__Supplied material__.
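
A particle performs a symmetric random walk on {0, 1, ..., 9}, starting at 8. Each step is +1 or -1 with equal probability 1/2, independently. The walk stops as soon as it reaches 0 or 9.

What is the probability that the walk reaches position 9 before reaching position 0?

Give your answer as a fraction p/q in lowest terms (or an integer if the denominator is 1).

Symmetric walk (p = 1/2): the harmonic-function argument gives P(hit 9 before 0 | start at 8) = a/N.
P = 8/9 = 8/9

Answer: 8/9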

__The task__. How many lines of the material above hold "probability"? Answer with that number alone.

__Solution to this exercise__. 2